*WHAT NEEDS TO BE DONE*
Reproduce every entry exactly as written.

*INPUT DATA*

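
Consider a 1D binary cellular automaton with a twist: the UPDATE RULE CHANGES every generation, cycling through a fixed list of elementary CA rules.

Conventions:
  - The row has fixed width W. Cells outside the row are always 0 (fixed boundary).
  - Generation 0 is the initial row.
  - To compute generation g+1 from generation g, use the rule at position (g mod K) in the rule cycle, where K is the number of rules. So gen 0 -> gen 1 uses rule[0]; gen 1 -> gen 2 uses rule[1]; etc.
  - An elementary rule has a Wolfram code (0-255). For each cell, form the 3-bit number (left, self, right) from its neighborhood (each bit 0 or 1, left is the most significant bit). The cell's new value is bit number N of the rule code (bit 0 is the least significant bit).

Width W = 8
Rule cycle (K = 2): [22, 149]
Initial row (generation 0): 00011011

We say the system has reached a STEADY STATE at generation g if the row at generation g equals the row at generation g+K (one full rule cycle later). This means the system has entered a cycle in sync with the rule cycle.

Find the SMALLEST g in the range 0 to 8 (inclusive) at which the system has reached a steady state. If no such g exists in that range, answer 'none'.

Answer: 4

Derivation:
Gen 0: 00011011
Gen 1 (rule 22): 00100000
Gen 2 (rule 149): 10111111
Gen 3 (rule 22): 10000000
Gen 4 (rule 149): 11111111
Gen 5 (rule 22): 00000000
Gen 6 (rule 149): 11111111
Gen 7 (rule 22): 00000000
Gen 8 (rule 149): 11111111
Gen 9 (rule 22): 00000000
Gen 10 (rule 149): 11111111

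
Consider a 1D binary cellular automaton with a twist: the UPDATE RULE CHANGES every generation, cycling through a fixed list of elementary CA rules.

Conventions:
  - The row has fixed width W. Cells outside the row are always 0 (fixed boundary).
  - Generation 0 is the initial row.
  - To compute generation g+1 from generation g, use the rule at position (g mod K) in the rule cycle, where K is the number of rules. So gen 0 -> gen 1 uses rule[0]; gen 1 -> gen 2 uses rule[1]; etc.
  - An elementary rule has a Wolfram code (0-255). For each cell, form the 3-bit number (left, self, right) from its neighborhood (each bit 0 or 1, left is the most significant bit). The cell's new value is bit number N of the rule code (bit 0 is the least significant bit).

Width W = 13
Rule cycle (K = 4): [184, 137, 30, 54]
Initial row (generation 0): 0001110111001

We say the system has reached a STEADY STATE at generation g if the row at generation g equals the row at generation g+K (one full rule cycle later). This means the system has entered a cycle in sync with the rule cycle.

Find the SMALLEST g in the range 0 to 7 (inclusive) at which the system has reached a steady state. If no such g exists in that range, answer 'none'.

Answer: none

Derivation:
Gen 0: 0001110111001
Gen 1 (rule 184): 0001101110100
Gen 2 (rule 137): 1101001100001
Gen 3 (rule 30): 1001111010011
Gen 4 (rule 54): 1110000111100
Gen 5 (rule 184): 1101000111010
Gen 6 (rule 137): 1000010110000
Gen 7 (rule 30): 1100110101000
Gen 8 (rule 54): 0011001111100
Gen 9 (rule 184): 0010101111010
Gen 10 (rule 137): 1000001110000
Gen 11 (rule 30): 1100011001000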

*RESPONSE FOR THIS EXERCISE*
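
Consider a 1D binary cellular automaton with a twist: the UPDATE RULE CHANGES every generation, cycling through a fixed list of elementary CA rules.

Conventions:
  - The row has fixed width W. Cells outside the row are always 0 (fixed boundary).
  - Generation 0 is the initial row.
  - To compute generation g+1 from generation g, use the rule at position (g mod K) in the rule cycle, where K is the number of rules. So gen 0 -> gen 1 uses rule[0]; gen 1 -> gen 2 uses rule[1]; etc.
  - An elementary rule has a Wolfram code (0-255). For each cell, form the 3-bit number (left, self, right) from its neighborhood (each bit 0 or 1, left is the most significant bit). The cell's new value is bit number N of the rule code (bit 0 is the least significant bit).

Width W = 8
Rule cycle (K = 2): [22, 149]
Initial row (generation 0): 00011011

We say the system has reached a STEADY STATE at generation g if the row at generation g equals the row at generation g+K (one full rule cycle later). This means the system has entered a cycle in sync with the rule cycle.

Find the SMALLEST g in the range 0 to 8 (inclusive) at which the system has reached a steady state. If no such g exists in that range, answer 'none'.

Answer: 4

Derivation:
Gen 0: 00011011
Gen 1 (rule 22): 00100000
Gen 2 (rule 149): 10111111
Gen 3 (rule 22): 10000000
Gen 4 (rule 149): 11111111
Gen 5 (rule 22): 00000000
Gen 6 (rule 149): 11111111
Gen 7 (rule 22): 00000000
Gen 8 (rule 149): 11111111
Gen 9 (rule 22): 00000000
Gen 10 (rule 149): 11111111

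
Consider a 1D binary cellular automaton with a twist: the UPDATE RULE CHANGES every generation, cycling through a fixed list of elementary CA rules.

Conventions:
  - The row has fixed width W. Cells outside the row are always 0 (fixed boundary).
  - Generation 0 is the initial row.
  - To compute generation g+1 from generation g, use the rule at position (g mod K) in the rule cycle, where K is the number of rules. So gen 0 -> gen 1 uses rule[0]; gen 1 -> gen 2 uses rule[1]; etc.
  - An elementary rule has a Wolfram code (0-255). For each cell, form the 3-bit number (left, self, right) from its neighborhood (each bit 0 or 1, left is the most significant bit). The cell's new value is bit number N of the rule code (bit 0 is the least significant bit).

Width W = 13
Rule cycle (K = 4): [184, 137, 30, 54]
Initial row (generation 0): 0001110111001

We say the system has reached a STEADY STATE at generation g if the row at generation g equals the row at generation g+K (one full rule cycle later). This means the system has entered a cycle in sync with the rule cycle.

Find the SMALLEST g in the range 0 to 7 (inclusive) at which the system has reached a steady state. If no such g exists in that range, answer 'none'.

Answer: none

Derivation:
Gen 0: 0001110111001
Gen 1 (rule 184): 0001101110100
Gen 2 (rule 137): 1101001100001
Gen 3 (rule 30): 1001111010011
Gen 4 (rule 54): 1110000111100
Gen 5 (rule 184): 1101000111010
Gen 6 (rule 137): 1000010110000
Gen 7 (rule 30): 1100110101000
Gen 8 (rule 54): 0011001111100
Gen 9 (rule 184): 0010101111010
Gen 10 (rule 137): 1000001110000
Gen 11 (rule 30): 1100011001000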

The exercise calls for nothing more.